▸ **Directions for this task**
Wherever the string "measuring" appears in the records, return the line that holds it.

▸ **Data**
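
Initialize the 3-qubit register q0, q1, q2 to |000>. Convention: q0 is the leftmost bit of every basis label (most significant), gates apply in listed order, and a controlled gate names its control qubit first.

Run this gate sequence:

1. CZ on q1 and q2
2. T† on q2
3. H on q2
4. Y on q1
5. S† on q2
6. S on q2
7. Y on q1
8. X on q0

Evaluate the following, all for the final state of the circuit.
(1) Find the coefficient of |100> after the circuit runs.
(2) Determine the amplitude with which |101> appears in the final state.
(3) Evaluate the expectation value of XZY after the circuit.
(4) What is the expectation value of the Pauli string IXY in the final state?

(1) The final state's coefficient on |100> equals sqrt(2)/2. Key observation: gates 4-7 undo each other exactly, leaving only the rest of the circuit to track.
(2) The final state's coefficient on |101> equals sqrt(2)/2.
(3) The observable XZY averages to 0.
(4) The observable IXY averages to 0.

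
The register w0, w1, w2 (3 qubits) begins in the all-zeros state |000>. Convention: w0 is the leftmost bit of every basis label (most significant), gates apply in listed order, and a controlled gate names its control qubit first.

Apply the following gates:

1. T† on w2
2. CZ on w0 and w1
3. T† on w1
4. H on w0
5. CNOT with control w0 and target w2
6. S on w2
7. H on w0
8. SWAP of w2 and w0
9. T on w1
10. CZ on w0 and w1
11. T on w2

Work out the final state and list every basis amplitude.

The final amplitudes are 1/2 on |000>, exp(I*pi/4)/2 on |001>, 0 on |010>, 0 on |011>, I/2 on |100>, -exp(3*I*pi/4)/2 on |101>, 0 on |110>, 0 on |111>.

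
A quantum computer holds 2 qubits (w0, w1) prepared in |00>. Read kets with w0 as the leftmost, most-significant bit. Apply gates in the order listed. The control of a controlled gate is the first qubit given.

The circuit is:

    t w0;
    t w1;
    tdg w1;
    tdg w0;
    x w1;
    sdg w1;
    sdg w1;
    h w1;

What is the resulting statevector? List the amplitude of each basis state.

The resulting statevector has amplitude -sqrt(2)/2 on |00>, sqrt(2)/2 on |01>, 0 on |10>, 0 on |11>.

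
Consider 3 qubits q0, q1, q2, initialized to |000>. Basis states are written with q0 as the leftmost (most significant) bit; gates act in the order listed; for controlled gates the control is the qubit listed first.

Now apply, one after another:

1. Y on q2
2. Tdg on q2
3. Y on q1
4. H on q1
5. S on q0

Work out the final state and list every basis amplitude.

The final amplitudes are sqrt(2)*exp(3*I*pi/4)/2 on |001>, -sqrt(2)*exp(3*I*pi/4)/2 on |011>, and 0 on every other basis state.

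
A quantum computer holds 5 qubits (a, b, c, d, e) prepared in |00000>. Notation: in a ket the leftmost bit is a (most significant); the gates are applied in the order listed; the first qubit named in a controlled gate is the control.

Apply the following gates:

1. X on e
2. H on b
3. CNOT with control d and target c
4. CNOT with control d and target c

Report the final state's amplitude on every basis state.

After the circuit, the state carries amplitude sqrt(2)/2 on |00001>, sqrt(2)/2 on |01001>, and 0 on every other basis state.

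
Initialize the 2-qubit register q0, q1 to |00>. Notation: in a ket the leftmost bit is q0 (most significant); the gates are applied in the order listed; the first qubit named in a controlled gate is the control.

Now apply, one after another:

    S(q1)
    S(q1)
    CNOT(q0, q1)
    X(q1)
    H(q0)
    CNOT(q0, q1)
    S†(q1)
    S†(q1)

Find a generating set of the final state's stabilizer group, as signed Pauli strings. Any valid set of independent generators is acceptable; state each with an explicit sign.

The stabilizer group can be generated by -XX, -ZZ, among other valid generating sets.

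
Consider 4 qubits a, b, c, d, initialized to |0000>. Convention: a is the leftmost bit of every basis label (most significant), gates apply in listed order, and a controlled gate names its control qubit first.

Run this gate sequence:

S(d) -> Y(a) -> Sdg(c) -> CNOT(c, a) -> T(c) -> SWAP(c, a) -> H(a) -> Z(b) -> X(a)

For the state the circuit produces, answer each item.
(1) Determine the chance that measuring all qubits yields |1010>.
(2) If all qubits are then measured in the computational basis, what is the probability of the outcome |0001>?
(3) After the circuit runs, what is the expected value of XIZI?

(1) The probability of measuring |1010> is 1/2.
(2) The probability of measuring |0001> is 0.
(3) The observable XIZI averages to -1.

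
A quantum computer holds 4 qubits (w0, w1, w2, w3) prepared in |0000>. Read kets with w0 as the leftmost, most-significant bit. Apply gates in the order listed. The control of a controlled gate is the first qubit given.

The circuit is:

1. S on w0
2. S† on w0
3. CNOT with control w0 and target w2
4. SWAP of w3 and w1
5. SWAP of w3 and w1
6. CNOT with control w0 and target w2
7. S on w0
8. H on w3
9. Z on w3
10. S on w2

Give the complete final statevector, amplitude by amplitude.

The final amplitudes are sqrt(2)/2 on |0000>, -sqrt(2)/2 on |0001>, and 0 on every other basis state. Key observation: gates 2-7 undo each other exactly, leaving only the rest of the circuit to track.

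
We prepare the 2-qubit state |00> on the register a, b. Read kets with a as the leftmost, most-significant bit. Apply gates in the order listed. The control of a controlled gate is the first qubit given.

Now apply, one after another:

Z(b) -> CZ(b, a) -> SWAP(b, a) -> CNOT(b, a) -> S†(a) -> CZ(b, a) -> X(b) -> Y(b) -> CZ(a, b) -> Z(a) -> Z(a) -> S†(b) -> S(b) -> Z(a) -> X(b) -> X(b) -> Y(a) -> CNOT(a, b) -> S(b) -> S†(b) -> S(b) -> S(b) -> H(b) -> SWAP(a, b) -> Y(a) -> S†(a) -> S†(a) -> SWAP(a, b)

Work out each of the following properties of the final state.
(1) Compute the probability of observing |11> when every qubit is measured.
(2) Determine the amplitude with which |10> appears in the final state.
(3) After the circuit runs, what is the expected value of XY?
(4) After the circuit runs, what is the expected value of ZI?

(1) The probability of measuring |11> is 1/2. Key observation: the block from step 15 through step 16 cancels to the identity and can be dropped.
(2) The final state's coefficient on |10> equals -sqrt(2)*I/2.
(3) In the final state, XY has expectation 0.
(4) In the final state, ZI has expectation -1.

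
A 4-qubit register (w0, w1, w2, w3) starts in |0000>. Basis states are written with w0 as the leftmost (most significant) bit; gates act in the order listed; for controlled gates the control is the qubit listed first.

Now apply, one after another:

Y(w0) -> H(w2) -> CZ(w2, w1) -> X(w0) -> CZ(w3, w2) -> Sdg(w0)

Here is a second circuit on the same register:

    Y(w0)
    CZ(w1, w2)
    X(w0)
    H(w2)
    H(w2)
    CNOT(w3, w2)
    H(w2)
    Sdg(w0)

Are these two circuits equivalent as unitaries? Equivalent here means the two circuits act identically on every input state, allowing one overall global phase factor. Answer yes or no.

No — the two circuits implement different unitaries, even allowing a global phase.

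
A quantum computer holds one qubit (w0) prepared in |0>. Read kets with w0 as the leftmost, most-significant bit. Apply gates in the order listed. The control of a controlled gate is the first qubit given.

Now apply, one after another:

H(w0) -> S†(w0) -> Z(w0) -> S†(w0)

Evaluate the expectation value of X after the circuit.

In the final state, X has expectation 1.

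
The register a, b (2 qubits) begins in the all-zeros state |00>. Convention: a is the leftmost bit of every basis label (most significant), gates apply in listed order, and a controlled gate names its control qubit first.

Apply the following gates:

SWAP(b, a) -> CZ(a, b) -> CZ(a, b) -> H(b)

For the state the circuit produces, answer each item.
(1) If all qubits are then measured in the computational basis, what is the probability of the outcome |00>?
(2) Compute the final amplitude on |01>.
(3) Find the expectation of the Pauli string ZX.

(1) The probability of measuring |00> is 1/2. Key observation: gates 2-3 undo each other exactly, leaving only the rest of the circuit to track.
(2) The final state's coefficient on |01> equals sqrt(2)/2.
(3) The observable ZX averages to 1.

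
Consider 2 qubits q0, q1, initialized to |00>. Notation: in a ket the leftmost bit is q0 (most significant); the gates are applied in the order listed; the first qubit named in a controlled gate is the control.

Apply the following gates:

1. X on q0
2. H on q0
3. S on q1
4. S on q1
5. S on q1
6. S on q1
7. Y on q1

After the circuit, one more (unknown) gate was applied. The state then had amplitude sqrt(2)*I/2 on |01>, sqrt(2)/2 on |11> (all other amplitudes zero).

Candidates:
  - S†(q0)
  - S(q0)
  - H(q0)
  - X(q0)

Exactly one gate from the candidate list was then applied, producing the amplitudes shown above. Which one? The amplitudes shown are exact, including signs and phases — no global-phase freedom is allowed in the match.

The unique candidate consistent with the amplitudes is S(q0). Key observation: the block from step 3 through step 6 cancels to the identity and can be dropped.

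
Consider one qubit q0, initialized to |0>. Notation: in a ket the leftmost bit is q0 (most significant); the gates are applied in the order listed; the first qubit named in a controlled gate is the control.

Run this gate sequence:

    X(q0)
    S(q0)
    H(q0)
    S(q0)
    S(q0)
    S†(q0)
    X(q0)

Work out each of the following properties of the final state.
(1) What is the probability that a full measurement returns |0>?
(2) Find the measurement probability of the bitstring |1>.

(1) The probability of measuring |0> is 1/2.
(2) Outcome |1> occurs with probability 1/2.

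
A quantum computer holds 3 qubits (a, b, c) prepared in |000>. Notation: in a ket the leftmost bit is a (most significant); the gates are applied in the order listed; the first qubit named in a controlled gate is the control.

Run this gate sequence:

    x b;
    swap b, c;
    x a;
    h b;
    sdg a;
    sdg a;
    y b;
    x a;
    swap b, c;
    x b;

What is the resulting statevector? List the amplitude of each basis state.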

▸ **Answer below**
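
(1) Determine the chance that measuring all qubits yields |1010>.
(1) The probability of measuring |1010> is 1/2.
(2) The probability of measuring |0001> is 0.
(1) The probability of measuring |11> is 1/2. Key observation: the block from step 15 through step 16 cancels to the identity and can be dropped.
(1) The probability of measuring |00> is 1/2. Key observation: gates 2-3 undo each other exactly, leaving only the rest of the circuit to track.
(1) The probability of measuring |0> is 1/2.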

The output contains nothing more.